Among the lines of the data, copy those that hold "calendar".

(Collected data)
----
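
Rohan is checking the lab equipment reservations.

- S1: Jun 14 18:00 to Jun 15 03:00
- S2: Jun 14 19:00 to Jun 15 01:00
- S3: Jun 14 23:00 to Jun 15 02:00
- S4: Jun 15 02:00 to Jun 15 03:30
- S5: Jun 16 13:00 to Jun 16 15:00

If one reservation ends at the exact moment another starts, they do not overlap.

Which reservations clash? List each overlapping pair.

Two intervals overlap when each starts before the other ends.
Sorted by start: S1, S2, S3, S4, S5.
S2 starts before S1 ends → S1 and S2 overlap.
S3 starts before S1 ends → S1 and S3 overlap.
S4 starts before S1 ends → S1 and S4 overlap.
S5 starts after S1 ends.
S3 starts before S2 ends → S2 and S3 overlap.
S4 starts after S2 ends, so nothing later overlaps S2 either.
S4 starts exactly when S3 ends (back-to-back, no overlap), so nothing later overlaps S3 either.
S5 starts after S4 ends.

S1 & S2, S1 & S3, S1 & S4, S2 & S3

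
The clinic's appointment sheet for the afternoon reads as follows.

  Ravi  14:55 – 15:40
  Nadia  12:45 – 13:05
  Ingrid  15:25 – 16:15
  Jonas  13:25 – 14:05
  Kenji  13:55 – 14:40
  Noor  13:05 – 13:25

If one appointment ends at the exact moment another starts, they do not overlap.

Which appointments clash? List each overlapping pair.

Ingrid & Ravi, Jonas & Kenji

Sorted by start: Nadia, Noor, Jonas, Kenji, Ravi, Ingrid.
Noor starts exactly when Nadia ends (back-to-back, no overlap), so Nadia has no further overlaps.
Jonas starts exactly when Noor ends (back-to-back, no overlap), so Noor has no further overlaps.
Kenji starts before Jonas ends → Jonas and Kenji overlap.
Ravi starts after Jonas ends, so Jonas has no further overlaps.
Ravi starts after Kenji ends, so Kenji has no further overlaps.
Ingrid starts before Ravi ends → Ravi and Ingrid overlap.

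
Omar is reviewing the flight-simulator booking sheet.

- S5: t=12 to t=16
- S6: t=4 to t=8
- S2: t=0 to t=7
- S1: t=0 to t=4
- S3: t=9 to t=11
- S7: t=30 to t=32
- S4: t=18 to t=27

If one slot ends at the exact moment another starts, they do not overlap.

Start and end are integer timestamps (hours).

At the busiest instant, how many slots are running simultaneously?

Sweep the timeline, counting +1 at each start and −1 at each end (ends before starts at a tie):
t=0 start S1 → 1
t=0 start S2 → 2
t=4 end S1 → 1
t=4 start S6 → 2
t=7 end S2 → 1
t=8 end S6 → 0
t=9 start S3 → 1
t=11 end S3 → 0
t=12 start S5 → 1
t=16 end S5 → 0
t=18 start S4 → 1
t=27 end S4 → 0
t=30 start S7 → 1
t=32 end S7 → 0
Peak is 2, at t=0 (S1, S2).

2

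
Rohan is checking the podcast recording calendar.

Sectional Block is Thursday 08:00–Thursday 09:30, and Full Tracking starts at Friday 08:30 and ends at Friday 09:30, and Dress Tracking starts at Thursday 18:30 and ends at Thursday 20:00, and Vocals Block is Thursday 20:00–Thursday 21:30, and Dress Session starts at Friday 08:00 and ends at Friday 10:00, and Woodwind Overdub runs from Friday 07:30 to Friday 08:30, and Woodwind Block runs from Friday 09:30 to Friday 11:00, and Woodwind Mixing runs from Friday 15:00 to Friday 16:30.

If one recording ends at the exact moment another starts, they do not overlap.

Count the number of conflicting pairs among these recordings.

Two intervals overlap when each starts before the other ends.
Sorted by start: Sectional Block, Dress Tracking, Vocals Block, Woodwind Overdub, Dress Session, Full Tracking, Woodwind Block, Woodwind Mixing.
Dress Tracking starts after Sectional Block ends — done with Sectional Block.
Vocals Block starts exactly when Dress Tracking ends (back-to-back, no overlap) — done with Dress Tracking.
Woodwind Overdub starts after Vocals Block ends — done with Vocals Block.
Dress Session starts before Woodwind Overdub ends → Woodwind Overdub and Dress Session overlap.
Full Tracking starts exactly when Woodwind Overdub ends (back-to-back, no overlap) — done with Woodwind Overdub.
Full Tracking starts before Dress Session ends → Dress Session and Full Tracking overlap.
Woodwind Block starts before Dress Session ends → Dress Session and Woodwind Block overlap.
Woodwind Mixing starts after Dress Session ends.
Woodwind Block starts exactly when Full Tracking ends (back-to-back, no overlap) — done with Full Tracking.
Woodwind Mixing starts after Woodwind Block ends.
Overlapping pairs: Dress Session & Full Tracking, Dress Session & Woodwind Block, Dress Session & Woodwind Overdub — 3 in total.

3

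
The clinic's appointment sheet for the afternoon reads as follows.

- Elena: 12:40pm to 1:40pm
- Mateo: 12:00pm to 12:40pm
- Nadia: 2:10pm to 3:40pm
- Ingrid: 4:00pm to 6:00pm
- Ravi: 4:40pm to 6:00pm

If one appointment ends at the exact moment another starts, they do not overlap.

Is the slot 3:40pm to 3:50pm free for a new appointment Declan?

Mateo: ends 12:40pm at or before Declan starts 3:40pm → clear.
Elena: ends 1:40pm at or before Declan starts 3:40pm → clear.
Nadia: ends 3:40pm at or before Declan starts 3:40pm → clear.
Ingrid: starts 4:00pm at or after Declan ends 3:50pm → clear.
Ravi: starts 4:40pm at or after Declan ends 3:50pm → clear.

Yes — the slot is free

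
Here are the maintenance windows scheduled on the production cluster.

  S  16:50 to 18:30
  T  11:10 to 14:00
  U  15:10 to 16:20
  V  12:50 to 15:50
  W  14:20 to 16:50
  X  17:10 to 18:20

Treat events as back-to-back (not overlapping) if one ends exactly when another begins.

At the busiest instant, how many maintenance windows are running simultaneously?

Walk through starts and ends in time order (an end at T is processed before a start at T):
11:10 start T → 1
12:50 start V → 2
14:00 end T → 1
14:20 start W → 2
15:10 start U → 3
15:50 end V → 2
16:20 end U → 1
16:50 end W → 0
16:50 start S → 1
17:10 start X → 2
18:20 end X → 1
18:30 end S → 0
Peak is 3, at 15:10 (U, V, W).

3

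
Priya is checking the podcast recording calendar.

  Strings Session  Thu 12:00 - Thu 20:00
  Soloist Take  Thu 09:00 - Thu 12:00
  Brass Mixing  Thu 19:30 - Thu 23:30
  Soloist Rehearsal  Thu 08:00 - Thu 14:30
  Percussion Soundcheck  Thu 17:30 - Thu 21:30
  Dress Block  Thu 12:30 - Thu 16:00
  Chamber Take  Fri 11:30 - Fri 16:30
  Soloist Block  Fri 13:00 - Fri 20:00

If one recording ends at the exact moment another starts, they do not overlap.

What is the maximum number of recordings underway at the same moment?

Walk through starts and ends in time order (an end at T is processed before a start at T):
Thu 08:00 start Soloist Rehearsal → 1
Thu 09:00 start Soloist Take → 2
Thu 12:00 end Soloist Take → 1
Thu 12:00 start Strings Session → 2
Thu 12:30 start Dress Block → 3
Thu 14:30 end Soloist Rehearsal → 2
Thu 16:00 end Dress Block → 1
Thu 17:30 start Percussion Soundcheck → 2
Thu 19:30 start Brass Mixing → 3
Thu 20:00 end Strings Session → 2
Thu 21:30 end Percussion Soundcheck → 1
Thu 23:30 end Brass Mixing → 0
Fri 11:30 start Chamber Take → 1
Fri 13:00 start Soloist Block → 2
Fri 16:30 end Chamber Take → 1
Fri 20:00 end Soloist Block → 0
Peak is 3, at Thu 12:30 (Dress Block, Soloist Rehearsal, Strings Session).

3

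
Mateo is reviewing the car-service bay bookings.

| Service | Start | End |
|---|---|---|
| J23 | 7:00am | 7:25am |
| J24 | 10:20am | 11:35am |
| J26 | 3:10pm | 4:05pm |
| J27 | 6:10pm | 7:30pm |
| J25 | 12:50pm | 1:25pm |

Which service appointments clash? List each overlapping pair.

none

Sorted by start: J23, J24, J25, J26, J27.
J24 starts after J23 ends, so nothing later overlaps J23 either.
J25 starts after J24 ends, so nothing later overlaps J24 either.
J26 starts after J25 ends, so nothing later overlaps J25 either.
J27 starts after J26 ends.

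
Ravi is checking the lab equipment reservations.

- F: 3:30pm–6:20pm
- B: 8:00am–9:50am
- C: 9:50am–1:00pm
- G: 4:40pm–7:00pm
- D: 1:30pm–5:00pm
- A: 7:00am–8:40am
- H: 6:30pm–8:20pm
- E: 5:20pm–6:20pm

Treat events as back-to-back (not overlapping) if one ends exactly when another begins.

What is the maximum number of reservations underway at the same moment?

Walk through starts and ends in time order (an end at T is processed before a start at T):
7:00am start A → 1
8:00am start B → 2
8:40am end A → 1
9:50am end B → 0
9:50am start C → 1
1:00pm end C → 0
1:30pm start D → 1
3:30pm start F → 2
4:40pm start G → 3
5:00pm end D → 2
5:20pm start E → 3
6:20pm end E → 2
6:20pm end F → 1
6:30pm start H → 2
7:00pm end G → 1
8:20pm end H → 0
Peak is 3, at 4:40pm (D, F, G).

3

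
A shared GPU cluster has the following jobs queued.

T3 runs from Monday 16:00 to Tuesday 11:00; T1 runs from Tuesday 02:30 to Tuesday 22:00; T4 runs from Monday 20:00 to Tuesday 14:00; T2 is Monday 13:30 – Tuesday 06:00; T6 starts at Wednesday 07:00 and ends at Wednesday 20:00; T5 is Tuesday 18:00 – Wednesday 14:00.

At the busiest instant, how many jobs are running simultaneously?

Sweep the timeline, counting +1 at each start and −1 at each end (ends before starts at a tie):
Monday 13:30 start T2 → 1
Monday 16:00 start T3 → 2
Monday 20:00 start T4 → 3
Tuesday 02:30 start T1 → 4
Tuesday 06:00 end T2 → 3
Tuesday 11:00 end T3 → 2
Tuesday 14:00 end T4 → 1
Tuesday 18:00 start T5 → 2
Tuesday 22:00 end T1 → 1
Wednesday 07:00 start T6 → 2
Wednesday 14:00 end T5 → 1
Wednesday 20:00 end T6 → 0
Peak is 4, at Tuesday 02:30 (T1, T2, T3, T4).

4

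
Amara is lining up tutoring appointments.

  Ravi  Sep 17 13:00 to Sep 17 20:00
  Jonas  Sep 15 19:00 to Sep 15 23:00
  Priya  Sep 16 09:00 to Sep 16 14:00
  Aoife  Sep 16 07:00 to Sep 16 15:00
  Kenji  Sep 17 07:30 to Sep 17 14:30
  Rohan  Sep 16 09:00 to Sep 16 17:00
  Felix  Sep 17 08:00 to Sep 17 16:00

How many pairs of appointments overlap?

6

Check each pair: they overlap iff neither finishes before the other starts.
Sorted by start: Jonas, Aoife, Rohan, Priya, Kenji, Felix, Ravi.
Aoife starts after Jonas ends, so nothing later overlaps Jonas either.
Rohan starts before Aoife ends → Aoife and Rohan overlap.
Priya starts before Aoife ends → Aoife and Priya overlap.
Kenji starts after Aoife ends, so nothing later overlaps Aoife either.
Priya starts before Rohan ends → Rohan and Priya overlap.
Kenji starts after Rohan ends, so nothing later overlaps Rohan either.
Kenji starts after Priya ends, so nothing later overlaps Priya either.
Felix starts before Kenji ends → Kenji and Felix overlap.
Ravi starts before Kenji ends → Kenji and Ravi overlap.
Ravi starts before Felix ends → Felix and Ravi overlap.
Overlapping pairs: Aoife & Priya, Aoife & Rohan, Felix & Kenji, Felix & Ravi, Kenji & Ravi, Priya & Rohan — 6 in total.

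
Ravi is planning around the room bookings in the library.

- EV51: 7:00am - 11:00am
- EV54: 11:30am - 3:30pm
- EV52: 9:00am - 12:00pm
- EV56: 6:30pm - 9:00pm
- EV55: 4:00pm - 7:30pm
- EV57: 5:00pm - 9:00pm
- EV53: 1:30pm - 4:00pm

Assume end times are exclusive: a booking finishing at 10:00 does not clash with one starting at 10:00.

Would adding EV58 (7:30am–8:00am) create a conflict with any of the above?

EV51: starts 7:00am before EV58 ends 8:00am, and ends 11:00am after EV58 starts 7:30am → overlap.
EV52: starts 9:00am at or after EV58 ends 8:00am → clear.
EV54: starts 11:30am at or after EV58 ends 8:00am → clear.
EV53: starts 1:30pm at or after EV58 ends 8:00am → clear.
EV55: starts 4:00pm at or after EV58 ends 8:00am → clear.
EV57: starts 5:00pm at or after EV58 ends 8:00am → clear.
EV56: starts 6:30pm at or after EV58 ends 8:00am → clear.
EV58 overlaps EV51.

Yes — it overlaps EV51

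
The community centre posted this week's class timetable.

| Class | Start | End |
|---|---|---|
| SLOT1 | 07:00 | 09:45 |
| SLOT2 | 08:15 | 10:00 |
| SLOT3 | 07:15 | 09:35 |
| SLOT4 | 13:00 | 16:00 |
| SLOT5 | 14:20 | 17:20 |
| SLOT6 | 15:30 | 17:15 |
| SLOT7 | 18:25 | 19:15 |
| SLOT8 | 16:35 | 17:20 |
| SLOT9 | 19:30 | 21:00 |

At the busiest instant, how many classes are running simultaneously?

Sweep the timeline, counting +1 at each start and −1 at each end (ends before starts at a tie):
07:00 start SLOT1 → 1
07:15 start SLOT3 → 2
08:15 start SLOT2 → 3
09:35 end SLOT3 → 2
09:45 end SLOT1 → 1
10:00 end SLOT2 → 0
13:00 start SLOT4 → 1
14:20 start SLOT5 → 2
15:30 start SLOT6 → 3
16:00 end SLOT4 → 2
16:35 start SLOT8 → 3
17:15 end SLOT6 → 2
17:20 end SLOT5 → 1
17:20 end SLOT8 → 0
18:25 start SLOT7 → 1
19:15 end SLOT7 → 0
19:30 start SLOT9 → 1
21:00 end SLOT9 → 0
Peak is 3, at 08:15 (SLOT1, SLOT2, SLOT3).

3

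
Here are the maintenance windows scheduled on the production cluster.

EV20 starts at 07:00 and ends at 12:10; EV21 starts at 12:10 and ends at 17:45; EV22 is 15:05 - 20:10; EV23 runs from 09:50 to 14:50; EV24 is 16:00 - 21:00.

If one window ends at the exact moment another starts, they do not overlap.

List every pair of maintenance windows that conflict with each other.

EV20 & EV23, EV21 & EV22, EV21 & EV23, EV21 & EV24, EV22 & EV24

Sorted by start: EV20, EV23, EV21, EV22, EV24.
EV23 starts before EV20 ends → EV20 and EV23 overlap.
EV21 starts exactly when EV20 ends (back-to-back, no overlap), so EV20 has no further overlaps.
EV21 starts before EV23 ends → EV23 and EV21 overlap.
EV22 starts after EV23 ends, so EV23 has no further overlaps.
EV22 starts before EV21 ends → EV21 and EV22 overlap.
EV24 starts before EV21 ends → EV21 and EV24 overlap.
EV24 starts before EV22 ends → EV22 and EV24 overlap.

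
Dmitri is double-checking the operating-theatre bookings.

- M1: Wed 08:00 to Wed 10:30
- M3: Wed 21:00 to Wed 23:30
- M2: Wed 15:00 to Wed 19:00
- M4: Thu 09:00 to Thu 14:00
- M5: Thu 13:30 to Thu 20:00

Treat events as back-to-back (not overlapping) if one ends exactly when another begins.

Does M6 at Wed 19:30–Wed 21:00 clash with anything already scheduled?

M1: ends Wed 10:30 at or before M6 starts Wed 19:30 → clear.
M2: ends Wed 19:00 at or before M6 starts Wed 19:30 → clear.
M3: starts Wed 21:00 at or after M6 ends Wed 21:00 → clear.
M4: starts Thu 09:00 at or after M6 ends Wed 21:00 → clear.
M5: starts Thu 13:30 at or after M6 ends Wed 21:00 → clear.

No — it doesn't clash with anything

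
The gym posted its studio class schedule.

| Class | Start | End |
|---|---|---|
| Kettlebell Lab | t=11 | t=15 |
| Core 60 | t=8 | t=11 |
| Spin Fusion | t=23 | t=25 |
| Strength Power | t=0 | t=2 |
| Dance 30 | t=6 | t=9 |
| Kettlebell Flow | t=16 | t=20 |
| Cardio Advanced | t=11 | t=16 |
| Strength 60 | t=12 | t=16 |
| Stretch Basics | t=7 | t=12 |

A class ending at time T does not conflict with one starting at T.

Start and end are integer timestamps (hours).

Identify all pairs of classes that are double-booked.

Cardio Advanced & Kettlebell Lab, Cardio Advanced & Strength 60, Cardio Advanced & Stretch Basics, Core 60 & Dance 30, Core 60 & Stretch Basics, Dance 30 & Stretch Basics, Kettlebell Lab & Strength 60, Kettlebell Lab & Stretch Basics

Sorted by start: Strength Power, Dance 30, Stretch Basics, Core 60, Kettlebell Lab, Cardio Advanced, Strength 60, Kettlebell Flow, Spin Fusion.
Dance 30 starts after Strength Power ends, so Strength Power has no further overlaps.
Stretch Basics starts before Dance 30 ends → Dance 30 and Stretch Basics overlap.
Core 60 starts before Dance 30 ends → Dance 30 and Core 60 overlap.
Kettlebell Lab starts after Dance 30 ends, so Dance 30 has no further overlaps.
Core 60 starts before Stretch Basics ends → Stretch Basics and Core 60 overlap.
Kettlebell Lab starts before Stretch Basics ends → Stretch Basics and Kettlebell Lab overlap.
Cardio Advanced starts before Stretch Basics ends → Stretch Basics and Cardio Advanced overlap.
Strength 60 starts exactly when Stretch Basics ends (back-to-back, no overlap), so Stretch Basics has no further overlaps.
Kettlebell Lab starts exactly when Core 60 ends (back-to-back, no overlap), so Core 60 has no further overlaps.
Cardio Advanced starts before Kettlebell Lab ends → Kettlebell Lab and Cardio Advanced overlap.
Strength 60 starts before Kettlebell Lab ends → Kettlebell Lab and Strength 60 overlap.
Kettlebell Flow starts after Kettlebell Lab ends, so Kettlebell Lab has no further overlaps.
Strength 60 starts before Cardio Advanced ends → Cardio Advanced and Strength 60 overlap.
Kettlebell Flow starts exactly when Cardio Advanced ends (back-to-back, no overlap), so Cardio Advanced has no further overlaps.
Kettlebell Flow starts exactly when Strength 60 ends (back-to-back, no overlap), so Strength 60 has no further overlaps.
Spin Fusion starts after Kettlebell Flow ends.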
----
= Answer space =
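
Rohan is checking the podcast recording calendar.
Priya is checking the podcast recording calendar.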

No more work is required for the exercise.